====== RECORDS PROVIDED ======

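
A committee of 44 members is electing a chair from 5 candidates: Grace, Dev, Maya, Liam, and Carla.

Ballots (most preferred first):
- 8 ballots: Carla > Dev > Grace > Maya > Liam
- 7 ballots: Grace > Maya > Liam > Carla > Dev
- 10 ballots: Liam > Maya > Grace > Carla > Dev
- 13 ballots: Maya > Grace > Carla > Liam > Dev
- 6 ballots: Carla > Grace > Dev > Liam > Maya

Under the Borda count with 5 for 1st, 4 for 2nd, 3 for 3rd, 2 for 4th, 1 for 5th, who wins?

Grace: 8×3 + 7×5 + 10×3 + 13×4 + 6×4 = 165
Dev: 8×4 + 7×1 + 10×1 + 13×1 + 6×3 = 80
Maya: 8×2 + 7×4 + 10×4 + 13×5 + 6×1 = 155
Liam: 8×1 + 7×3 + 10×5 + 13×2 + 6×2 = 117
Carla: 8×5 + 7×2 + 10×2 + 13×3 + 6×5 = 143

Grace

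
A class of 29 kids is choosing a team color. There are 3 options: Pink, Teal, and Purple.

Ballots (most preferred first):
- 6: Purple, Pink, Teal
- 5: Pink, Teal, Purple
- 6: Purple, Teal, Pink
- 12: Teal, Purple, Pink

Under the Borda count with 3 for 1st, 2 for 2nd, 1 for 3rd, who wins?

Purple

Pink: 6×2 + 5×3 + 6×1 + 12×1 = 45
Teal: 6×1 + 5×2 + 6×2 + 12×3 = 64
Purple: 6×3 + 5×1 + 6×3 + 12×2 = 65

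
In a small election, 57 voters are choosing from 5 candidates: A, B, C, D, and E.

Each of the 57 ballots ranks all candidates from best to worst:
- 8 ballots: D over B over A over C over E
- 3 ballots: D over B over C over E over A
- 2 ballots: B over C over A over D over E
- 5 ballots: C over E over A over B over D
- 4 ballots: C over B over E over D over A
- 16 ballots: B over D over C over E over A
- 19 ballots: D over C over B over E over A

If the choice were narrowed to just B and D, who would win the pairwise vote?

B is ranked above D on 27 ballots; D above B on 30.

D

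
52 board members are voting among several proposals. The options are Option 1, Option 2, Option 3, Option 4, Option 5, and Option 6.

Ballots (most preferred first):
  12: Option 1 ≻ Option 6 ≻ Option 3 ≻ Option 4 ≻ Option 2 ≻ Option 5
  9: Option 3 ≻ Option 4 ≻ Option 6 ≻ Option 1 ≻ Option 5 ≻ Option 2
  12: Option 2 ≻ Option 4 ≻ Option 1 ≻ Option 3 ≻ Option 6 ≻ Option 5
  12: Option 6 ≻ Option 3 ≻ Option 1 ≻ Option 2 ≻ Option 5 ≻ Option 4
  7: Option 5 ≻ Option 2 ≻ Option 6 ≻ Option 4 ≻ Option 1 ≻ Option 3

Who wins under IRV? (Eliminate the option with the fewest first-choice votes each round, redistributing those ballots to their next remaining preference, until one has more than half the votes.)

Option 6

Round 1: Option 1 12, Option 2 12, Option 3 9, Option 4 0, Option 5 7, Option 6 12. Option 4 eliminated.
Round 2: Option 1 12, Option 2 12, Option 3 9, Option 5 7, Option 6 12. Option 5 eliminated.
Round 3: Option 1 12, Option 2 19, Option 3 9, Option 6 12. Option 3 eliminated.
Round 4: Option 1 12, Option 2 19, Option 6 21. Option 1 eliminated.
Round 5: Option 2 19, Option 6 33. Option 6 has a majority (≥27).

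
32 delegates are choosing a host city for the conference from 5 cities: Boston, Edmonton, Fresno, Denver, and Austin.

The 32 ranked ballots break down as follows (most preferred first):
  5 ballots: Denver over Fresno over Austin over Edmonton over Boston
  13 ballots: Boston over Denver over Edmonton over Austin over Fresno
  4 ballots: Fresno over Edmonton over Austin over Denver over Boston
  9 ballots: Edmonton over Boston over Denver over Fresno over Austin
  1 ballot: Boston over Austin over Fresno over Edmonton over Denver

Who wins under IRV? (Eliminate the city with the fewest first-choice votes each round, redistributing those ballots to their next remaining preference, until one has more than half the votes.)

Edmonton

Round 1: Boston 14, Edmonton 9, Fresno 4, Denver 5, Austin 0. Austin eliminated.
Round 2: Boston 14, Edmonton 9, Fresno 4, Denver 5. Fresno eliminated.
Round 3: Boston 14, Edmonton 13, Denver 5. Denver eliminated.
Round 4: Boston 14, Edmonton 18. Edmonton has a majority (≥17).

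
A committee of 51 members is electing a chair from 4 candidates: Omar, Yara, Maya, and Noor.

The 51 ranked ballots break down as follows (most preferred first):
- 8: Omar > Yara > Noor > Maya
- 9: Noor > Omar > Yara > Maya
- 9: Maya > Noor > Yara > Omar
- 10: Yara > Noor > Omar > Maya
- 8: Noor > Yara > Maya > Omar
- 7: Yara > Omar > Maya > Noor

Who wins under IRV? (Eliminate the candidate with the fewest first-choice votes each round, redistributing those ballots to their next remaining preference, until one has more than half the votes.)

Noor

Round 1: Omar 8, Yara 17, Maya 9, Noor 17. Omar eliminated.
Round 2: Yara 25, Maya 9, Noor 17. Maya eliminated.
Round 3: Yara 25, Noor 26. Noor has a majority (≥26).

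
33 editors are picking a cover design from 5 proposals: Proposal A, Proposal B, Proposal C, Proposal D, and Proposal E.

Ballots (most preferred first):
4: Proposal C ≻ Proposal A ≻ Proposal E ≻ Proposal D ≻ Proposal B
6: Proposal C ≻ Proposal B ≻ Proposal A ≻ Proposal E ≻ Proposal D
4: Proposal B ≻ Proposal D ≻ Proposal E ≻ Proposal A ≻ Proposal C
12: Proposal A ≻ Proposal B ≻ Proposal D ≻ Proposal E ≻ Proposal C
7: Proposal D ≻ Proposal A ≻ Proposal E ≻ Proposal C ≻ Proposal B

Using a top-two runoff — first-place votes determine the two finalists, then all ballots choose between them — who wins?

Round 1 first-place votes: Proposal A 12, Proposal B 4, Proposal C 10, Proposal D 7, Proposal E 0. Proposal A and Proposal C advance.
Runoff: Proposal A is ranked above Proposal C on 23 ballots, Proposal C above Proposal A on 10.

Proposal A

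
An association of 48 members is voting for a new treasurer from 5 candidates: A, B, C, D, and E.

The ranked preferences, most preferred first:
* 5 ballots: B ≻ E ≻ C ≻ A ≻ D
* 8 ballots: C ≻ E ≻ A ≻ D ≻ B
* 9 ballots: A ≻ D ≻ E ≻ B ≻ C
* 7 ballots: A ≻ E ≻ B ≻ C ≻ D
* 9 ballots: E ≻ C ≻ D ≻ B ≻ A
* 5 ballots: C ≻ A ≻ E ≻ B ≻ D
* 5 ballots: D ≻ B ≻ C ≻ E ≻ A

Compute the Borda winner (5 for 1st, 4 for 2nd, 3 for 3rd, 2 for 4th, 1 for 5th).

E

A: 5×2 + 8×3 + 9×5 + 7×5 + 9×1 + 5×4 + 5×1 = 148
B: 5×5 + 8×1 + 9×2 + 7×3 + 9×2 + 5×2 + 5×4 = 120
C: 5×3 + 8×5 + 9×1 + 7×2 + 9×4 + 5×5 + 5×3 = 154
D: 5×1 + 8×2 + 9×4 + 7×1 + 9×3 + 5×1 + 5×5 = 121
E: 5×4 + 8×4 + 9×3 + 7×4 + 9×5 + 5×3 + 5×2 = 177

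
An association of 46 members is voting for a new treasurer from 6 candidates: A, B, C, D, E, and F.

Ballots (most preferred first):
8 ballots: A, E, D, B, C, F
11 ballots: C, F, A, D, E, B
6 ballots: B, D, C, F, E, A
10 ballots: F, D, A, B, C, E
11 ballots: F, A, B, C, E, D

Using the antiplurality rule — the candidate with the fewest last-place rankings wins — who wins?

C

Last-place votes: A 6, B 11, C 0, D 11, E 10, F 8.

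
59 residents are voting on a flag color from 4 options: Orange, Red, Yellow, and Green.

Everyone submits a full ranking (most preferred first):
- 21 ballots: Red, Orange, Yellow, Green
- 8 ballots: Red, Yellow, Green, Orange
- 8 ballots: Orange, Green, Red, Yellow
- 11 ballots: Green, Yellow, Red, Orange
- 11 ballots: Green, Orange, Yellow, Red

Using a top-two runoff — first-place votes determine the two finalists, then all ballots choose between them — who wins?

Green

Round 1 first-place votes: Orange 8, Red 29, Yellow 0, Green 22. Red and Green advance.
Runoff: Red is ranked above Green on 29 ballots, Green above Red on 30.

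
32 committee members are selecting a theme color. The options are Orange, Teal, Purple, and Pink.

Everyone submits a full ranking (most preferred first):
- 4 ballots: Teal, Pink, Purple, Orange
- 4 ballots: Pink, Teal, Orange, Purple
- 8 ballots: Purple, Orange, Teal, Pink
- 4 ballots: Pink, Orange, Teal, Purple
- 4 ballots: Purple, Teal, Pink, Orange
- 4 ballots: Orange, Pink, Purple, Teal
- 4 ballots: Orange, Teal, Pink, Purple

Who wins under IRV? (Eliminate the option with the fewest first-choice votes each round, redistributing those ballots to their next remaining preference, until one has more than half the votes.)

Pink

Round 1: Orange 8, Teal 4, Purple 12, Pink 8. Teal eliminated.
Round 2: Orange 8, Purple 12, Pink 12. Orange eliminated.
Round 3: Purple 12, Pink 20. Pink has a majority (≥17).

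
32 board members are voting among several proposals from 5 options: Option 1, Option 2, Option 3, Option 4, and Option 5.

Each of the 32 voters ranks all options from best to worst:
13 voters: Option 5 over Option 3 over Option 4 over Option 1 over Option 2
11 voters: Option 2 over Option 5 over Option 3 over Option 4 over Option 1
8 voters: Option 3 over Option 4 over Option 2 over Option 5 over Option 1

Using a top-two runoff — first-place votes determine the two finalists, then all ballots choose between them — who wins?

Option 2

Round 1 first-place votes: Option 1 0, Option 2 11, Option 3 8, Option 4 0, Option 5 13. Option 5 and Option 2 advance.
Runoff: Option 5 is ranked above Option 2 on 13 ballots, Option 2 above Option 5 on 19.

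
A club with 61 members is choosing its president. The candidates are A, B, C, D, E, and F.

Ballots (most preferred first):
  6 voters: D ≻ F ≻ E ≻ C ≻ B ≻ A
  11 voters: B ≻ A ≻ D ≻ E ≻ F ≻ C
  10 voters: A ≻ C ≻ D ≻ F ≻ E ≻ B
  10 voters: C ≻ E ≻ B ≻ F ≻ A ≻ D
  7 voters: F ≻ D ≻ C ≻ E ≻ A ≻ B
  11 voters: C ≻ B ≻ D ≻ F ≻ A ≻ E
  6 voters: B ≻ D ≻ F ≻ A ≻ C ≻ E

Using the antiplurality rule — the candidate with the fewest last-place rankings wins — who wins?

F

Last-place votes: A 6, B 17, C 11, D 10, E 17, F 0.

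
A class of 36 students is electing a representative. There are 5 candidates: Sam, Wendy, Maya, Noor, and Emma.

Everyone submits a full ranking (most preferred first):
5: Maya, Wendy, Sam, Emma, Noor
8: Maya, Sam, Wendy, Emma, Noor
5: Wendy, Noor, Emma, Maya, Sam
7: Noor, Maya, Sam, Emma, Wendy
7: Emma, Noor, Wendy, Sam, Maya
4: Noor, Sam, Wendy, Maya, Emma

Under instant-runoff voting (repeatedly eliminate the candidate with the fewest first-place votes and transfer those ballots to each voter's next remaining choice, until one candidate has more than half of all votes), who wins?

Noor

Round 1: Sam 0, Wendy 5, Maya 13, Noor 11, Emma 7. Sam eliminated.
Round 2: Wendy 5, Maya 13, Noor 11, Emma 7. Wendy eliminated.
Round 3: Maya 13, Noor 16, Emma 7. Emma eliminated.
Round 4: Maya 13, Noor 23. Noor has a majority (≥19).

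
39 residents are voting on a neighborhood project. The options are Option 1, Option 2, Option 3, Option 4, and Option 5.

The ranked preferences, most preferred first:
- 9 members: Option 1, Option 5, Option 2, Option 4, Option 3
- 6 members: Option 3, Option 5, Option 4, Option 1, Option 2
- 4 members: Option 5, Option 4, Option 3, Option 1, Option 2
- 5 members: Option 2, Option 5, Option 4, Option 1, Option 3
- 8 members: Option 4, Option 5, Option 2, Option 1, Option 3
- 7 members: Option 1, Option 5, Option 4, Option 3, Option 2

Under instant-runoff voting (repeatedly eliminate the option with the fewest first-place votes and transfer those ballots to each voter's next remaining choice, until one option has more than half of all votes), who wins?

Round 1: Option 1 16, Option 2 5, Option 3 6, Option 4 8, Option 5 4. Option 5 eliminated.
Round 2: Option 1 16, Option 2 5, Option 3 6, Option 4 12. Option 2 eliminated.
Round 3: Option 1 16, Option 3 6, Option 4 17. Option 3 eliminated.
Round 4: Option 1 16, Option 4 23. Option 4 has a majority (≥20).

Option 4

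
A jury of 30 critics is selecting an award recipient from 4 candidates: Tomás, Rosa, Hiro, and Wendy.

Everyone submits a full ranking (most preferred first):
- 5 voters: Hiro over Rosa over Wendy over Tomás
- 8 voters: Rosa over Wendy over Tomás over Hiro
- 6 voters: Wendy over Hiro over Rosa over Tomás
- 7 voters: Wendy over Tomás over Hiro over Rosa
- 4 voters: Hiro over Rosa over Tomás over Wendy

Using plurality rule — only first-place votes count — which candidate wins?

Wendy

First-place votes: Tomás 0, Rosa 8, Hiro 9, Wendy 13.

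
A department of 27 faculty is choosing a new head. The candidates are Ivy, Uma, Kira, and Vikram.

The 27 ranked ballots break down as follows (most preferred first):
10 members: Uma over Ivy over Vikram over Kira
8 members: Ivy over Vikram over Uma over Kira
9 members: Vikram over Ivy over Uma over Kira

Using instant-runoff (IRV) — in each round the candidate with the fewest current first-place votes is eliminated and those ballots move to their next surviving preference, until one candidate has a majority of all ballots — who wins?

Vikram

Round 1: Ivy 8, Uma 10, Kira 0, Vikram 9. Kira eliminated.
Round 2: Ivy 8, Uma 10, Vikram 9. Ivy eliminated.
Round 3: Uma 10, Vikram 17. Vikram has a majority (≥14).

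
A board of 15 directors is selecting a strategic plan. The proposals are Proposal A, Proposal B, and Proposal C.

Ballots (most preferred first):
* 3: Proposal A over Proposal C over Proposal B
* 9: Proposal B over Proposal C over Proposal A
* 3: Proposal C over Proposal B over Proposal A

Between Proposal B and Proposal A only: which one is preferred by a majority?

Proposal B is ranked above Proposal A on 12 ballots; Proposal A above Proposal B on 3.

Proposal B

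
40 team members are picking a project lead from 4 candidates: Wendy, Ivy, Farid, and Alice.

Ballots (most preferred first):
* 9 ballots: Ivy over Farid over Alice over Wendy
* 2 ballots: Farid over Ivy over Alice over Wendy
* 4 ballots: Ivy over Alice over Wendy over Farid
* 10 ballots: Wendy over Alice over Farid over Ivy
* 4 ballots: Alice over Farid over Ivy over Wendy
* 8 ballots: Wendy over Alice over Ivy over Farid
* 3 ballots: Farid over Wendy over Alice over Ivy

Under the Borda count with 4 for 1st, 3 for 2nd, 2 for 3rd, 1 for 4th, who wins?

Alice

Wendy: 9×1 + 2×1 + 4×2 + 10×4 + 4×1 + 8×4 + 3×3 = 104
Ivy: 9×4 + 2×3 + 4×4 + 10×1 + 4×2 + 8×2 + 3×1 = 95
Farid: 9×3 + 2×4 + 4×1 + 10×2 + 4×3 + 8×1 + 3×4 = 91
Alice: 9×2 + 2×2 + 4×3 + 10×3 + 4×4 + 8×3 + 3×2 = 110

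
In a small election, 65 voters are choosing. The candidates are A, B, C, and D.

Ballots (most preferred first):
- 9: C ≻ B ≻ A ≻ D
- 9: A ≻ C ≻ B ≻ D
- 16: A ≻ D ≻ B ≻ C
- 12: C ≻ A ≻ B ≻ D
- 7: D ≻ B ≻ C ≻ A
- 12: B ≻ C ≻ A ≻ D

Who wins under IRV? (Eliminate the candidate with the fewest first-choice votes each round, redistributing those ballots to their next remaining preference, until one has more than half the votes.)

Round 1: A 25, B 12, C 21, D 7. D eliminated.
Round 2: A 25, B 19, C 21. B eliminated.
Round 3: A 25, C 40. C has a majority (≥33).

C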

======

= YOUR TASK =
Would you retype the lines above from the one with "32 delegates are" down to the one with "- 10: Yara > Noor > Omar > Maya", word for word, both ends included and no other lines?

= RESULT =
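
32 delegates are choosing a host city for the conference from 5 cities: Boston, Edmonton, Fresno, Denver, and Austin.

The 32 ranked ballots break down as follows (most preferred first):
  5 ballots: Denver over Fresno over Austin over Edmonton over Boston
  13 ballots: Boston over Denver over Edmonton over Austin over Fresno
  4 ballots: Fresno over Edmonton over Austin over Denver over Boston
  9 ballots: Edmonton over Boston over Denver over Fresno over Austin
  1 ballot: Boston over Austin over Fresno over Edmonton over Denver

Who wins under IRV? (Eliminate the city with the fewest first-choice votes each round, redistributing those ballots to their next remaining preference, until one has more than half the votes.)

Edmonton

Round 1: Boston 14, Edmonton 9, Fresno 4, Denver 5, Austin 0. Austin eliminated.
Round 2: Boston 14, Edmonton 9, Fresno 4, Denver 5. Fresno eliminated.
Round 3: Boston 14, Edmonton 13, Denver 5. Denver eliminated.
Round 4: Boston 14, Edmonton 18. Edmonton has a majority (≥17).

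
A committee of 51 members is electing a chair from 4 candidates: Omar, Yara, Maya, and Noor.

The 51 ranked ballots break down as follows (most preferred first):
- 8: Omar > Yara > Noor > Maya
- 9: Noor > Omar > Yara > Maya
- 9: Maya > Noor > Yara > Omar
- 10: Yara > Noor > Omar > Maya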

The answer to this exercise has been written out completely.